About this exercise: From the entries below, copy every line that has the word "counterclockwise".

Stored data entries:

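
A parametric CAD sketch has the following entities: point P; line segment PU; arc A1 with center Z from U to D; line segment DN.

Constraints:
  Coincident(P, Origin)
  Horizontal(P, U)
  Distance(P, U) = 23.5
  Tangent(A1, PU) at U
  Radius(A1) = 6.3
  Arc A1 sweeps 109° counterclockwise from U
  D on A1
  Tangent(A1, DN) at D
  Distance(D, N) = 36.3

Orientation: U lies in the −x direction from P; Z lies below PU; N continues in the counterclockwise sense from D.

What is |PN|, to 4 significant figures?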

Response for this exercise:
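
  Arc A1 sweeps 109° counterclockwise from U
Orientation: U lies in the −x direction from P; Z lies below PU; N continues in the counterclockwise sense from D.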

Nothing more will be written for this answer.